- [ACTIVITY] Restate, word for word, every line of the data.

#####

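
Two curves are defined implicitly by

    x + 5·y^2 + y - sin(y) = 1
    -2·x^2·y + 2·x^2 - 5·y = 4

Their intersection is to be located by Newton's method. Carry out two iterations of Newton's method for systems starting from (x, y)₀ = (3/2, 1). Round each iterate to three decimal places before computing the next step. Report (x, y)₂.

(1.278, -0.496)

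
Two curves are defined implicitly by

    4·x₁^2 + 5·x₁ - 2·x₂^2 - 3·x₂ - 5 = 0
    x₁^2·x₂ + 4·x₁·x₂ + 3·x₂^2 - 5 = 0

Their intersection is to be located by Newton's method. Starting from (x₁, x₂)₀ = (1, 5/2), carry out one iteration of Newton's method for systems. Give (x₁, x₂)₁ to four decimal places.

(0.9533, 1.2225)

At (1, 5/2): F = (-16.0000, 26.2500).
Jacobian J = [[8·x₁ + 5, -4·x₂ - 3], [2·x₁·x₂ + 4·x₂, x₁^2 + 4·x₁ + 6·x₂]].
At the point, J = [[13.0000, -13.0000], [15.0000, 20.0000]] (det J = 455.0000).
Solving J·Δ = −F gives Δ = (-0.0467, -1.2775).
Then the next iterate is (x₁, x₂)₁ = (0.9533, 1.2225).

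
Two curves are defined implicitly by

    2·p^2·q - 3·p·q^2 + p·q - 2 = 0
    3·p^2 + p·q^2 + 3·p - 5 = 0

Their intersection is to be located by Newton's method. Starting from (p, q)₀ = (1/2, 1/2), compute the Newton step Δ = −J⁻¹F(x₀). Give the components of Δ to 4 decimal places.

At (1/2, 1/2): F = (-1.8750, -2.6250).
Jacobian J = [[4·p·q - 3·q^2 + q, 2·p^2 - 6·p·q + p], [6·p + q^2 + 3, 2·p·q]].
At the point, J = [[0.7500, -0.5000], [6.2500, 0.5000]] (det J = 3.5000).
Solving J·Δ = −F gives Δ = (0.6429, -2.7857).

(0.6429, -2.7857)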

#####

- [FINISHED EXERCISE]
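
Two curves are defined implicitly by

    x + 5·y^2 + y - sin(y) = 1
    -2·x^2·y + 2·x^2 - 5·y = 4

Their intersection is to be located by Newton's method. Carry out two iterations of Newton's method for systems starting from (x, y)₀ = (3/2, 1). Round each iterate to three decimal places before computing the next step. Report (x, y)₂.

(1.278, -0.496)

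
Two curves are defined implicitly by

    4·x₁^2 + 5·x₁ - 2·x₂^2 - 3·x₂ - 5 = 0
    x₁^2·x₂ + 4·x₁·x₂ + 3·x₂^2 - 5 = 0

Their intersection is to be located by Newton's method. Starting from (x₁, x₂)₀ = (1, 5/2), carry out one iteration of Newton's method for systems. Give (x₁, x₂)₁ to four decimal places.

(0.9533, 1.2225)

At (1, 5/2): F = (-16.0000, 26.2500).
Jacobian J = [[8·x₁ + 5, -4·x₂ - 3], [2·x₁·x₂ + 4·x₂, x₁^2 + 4·x₁ + 6·x₂]].
At the point, J = [[13.0000, -13.0000], [15.0000, 20.0000]] (det J = 455.0000).
Solving J·Δ = −F gives Δ = (-0.0467, -1.2775).
Then the next iterate is (x₁, x₂)₁ = (0.9533, 1.2225).

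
Two curves are defined implicitly by

    2·p^2·q - 3·p·q^2 + p·q - 2 = 0
    3·p^2 + p·q^2 + 3·p - 5 = 0

Their intersection is to be located by Newton's method. Starting from (p, q)₀ = (1/2, 1/2), compute the Newton step Δ = −J⁻¹F(x₀). Give the components of Δ to 4 decimal places.

At (1/2, 1/2): F = (-1.8750, -2.6250).
Jacobian J = [[4·p·q - 3·q^2 + q, 2·p^2 - 6·p·q + p], [6·p + q^2 + 3, 2·p·q]].
At the point, J = [[0.7500, -0.5000], [6.2500, 0.5000]] (det J = 3.5000).
Solving J·Δ = −F gives Δ = (0.6429, -2.7857).

(0.6429, -2.7857)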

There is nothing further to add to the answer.